Your task:
Scan the records below for the word "undirected". Copy each line where it appears.

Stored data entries

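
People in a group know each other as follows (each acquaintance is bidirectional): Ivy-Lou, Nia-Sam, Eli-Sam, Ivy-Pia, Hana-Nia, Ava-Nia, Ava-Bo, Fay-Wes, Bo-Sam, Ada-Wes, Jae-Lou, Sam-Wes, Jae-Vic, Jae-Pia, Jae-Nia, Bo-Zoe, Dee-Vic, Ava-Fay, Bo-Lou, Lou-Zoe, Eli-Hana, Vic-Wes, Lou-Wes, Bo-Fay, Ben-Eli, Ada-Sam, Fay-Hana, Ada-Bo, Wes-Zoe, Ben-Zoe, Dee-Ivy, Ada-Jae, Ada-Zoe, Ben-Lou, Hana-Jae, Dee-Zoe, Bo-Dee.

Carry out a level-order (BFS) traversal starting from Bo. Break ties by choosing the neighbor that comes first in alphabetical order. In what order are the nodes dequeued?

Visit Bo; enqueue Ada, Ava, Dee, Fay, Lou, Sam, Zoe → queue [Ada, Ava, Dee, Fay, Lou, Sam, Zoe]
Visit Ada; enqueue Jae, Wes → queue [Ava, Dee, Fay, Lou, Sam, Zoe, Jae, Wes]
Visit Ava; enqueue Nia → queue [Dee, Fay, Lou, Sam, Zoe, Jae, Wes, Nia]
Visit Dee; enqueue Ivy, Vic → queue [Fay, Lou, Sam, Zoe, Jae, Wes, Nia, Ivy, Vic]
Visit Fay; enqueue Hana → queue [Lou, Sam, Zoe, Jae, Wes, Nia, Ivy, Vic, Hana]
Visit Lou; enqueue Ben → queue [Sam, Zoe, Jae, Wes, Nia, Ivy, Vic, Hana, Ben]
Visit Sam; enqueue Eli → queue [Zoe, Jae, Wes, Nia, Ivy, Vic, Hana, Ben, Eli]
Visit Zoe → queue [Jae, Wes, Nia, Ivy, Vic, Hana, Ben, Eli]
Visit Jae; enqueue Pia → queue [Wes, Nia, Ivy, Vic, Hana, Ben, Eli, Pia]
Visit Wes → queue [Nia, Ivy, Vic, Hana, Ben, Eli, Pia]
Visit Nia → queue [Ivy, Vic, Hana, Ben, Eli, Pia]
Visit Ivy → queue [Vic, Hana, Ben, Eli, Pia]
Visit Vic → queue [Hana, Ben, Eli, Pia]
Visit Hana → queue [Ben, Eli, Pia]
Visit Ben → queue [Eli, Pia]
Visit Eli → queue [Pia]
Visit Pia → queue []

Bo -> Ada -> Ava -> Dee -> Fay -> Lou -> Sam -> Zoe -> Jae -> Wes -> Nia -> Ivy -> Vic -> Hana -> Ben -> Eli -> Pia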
* * *
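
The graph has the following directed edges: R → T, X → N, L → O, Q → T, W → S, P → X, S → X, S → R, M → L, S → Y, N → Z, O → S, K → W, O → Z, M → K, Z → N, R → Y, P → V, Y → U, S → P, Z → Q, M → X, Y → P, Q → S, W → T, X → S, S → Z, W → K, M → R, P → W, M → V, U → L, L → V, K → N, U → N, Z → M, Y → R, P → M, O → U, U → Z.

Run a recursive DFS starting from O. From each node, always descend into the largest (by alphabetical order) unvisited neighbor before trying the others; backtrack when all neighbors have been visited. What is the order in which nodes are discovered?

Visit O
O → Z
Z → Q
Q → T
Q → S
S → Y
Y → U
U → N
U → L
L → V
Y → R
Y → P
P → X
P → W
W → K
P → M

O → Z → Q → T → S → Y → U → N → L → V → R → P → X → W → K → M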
...
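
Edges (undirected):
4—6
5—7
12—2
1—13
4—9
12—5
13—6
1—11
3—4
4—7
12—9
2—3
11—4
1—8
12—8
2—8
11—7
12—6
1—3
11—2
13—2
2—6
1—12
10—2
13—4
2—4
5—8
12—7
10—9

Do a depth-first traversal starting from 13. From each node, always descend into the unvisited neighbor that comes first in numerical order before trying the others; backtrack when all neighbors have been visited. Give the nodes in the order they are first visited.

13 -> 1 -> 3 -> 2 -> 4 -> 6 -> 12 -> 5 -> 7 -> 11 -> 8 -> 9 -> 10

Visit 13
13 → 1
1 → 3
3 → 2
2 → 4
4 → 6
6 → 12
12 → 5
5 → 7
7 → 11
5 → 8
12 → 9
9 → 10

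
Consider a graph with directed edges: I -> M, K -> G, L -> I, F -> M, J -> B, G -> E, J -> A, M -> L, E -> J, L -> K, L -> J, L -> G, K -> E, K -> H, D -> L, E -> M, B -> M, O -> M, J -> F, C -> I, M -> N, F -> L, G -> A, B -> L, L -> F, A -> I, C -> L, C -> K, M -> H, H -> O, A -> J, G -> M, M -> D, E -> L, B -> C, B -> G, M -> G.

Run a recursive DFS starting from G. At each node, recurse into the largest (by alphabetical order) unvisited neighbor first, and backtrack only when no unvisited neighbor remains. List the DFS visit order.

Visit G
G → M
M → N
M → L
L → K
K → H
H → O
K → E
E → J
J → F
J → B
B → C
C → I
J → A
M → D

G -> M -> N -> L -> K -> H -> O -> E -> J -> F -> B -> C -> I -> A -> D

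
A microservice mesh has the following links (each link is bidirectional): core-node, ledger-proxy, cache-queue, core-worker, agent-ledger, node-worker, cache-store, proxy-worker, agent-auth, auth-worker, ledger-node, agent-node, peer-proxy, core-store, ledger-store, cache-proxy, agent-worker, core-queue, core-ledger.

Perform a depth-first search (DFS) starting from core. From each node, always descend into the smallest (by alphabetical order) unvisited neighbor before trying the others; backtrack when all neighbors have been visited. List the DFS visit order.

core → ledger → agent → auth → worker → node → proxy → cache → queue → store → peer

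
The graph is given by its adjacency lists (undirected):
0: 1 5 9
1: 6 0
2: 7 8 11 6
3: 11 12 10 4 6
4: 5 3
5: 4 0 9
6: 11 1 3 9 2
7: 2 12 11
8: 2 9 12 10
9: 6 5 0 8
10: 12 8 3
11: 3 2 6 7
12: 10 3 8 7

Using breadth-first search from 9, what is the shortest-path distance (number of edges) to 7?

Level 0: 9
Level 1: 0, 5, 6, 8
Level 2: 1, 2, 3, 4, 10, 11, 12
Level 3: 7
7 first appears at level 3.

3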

Answer:
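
Edges (undirected):
The graph is given by its adjacency lists (undirected):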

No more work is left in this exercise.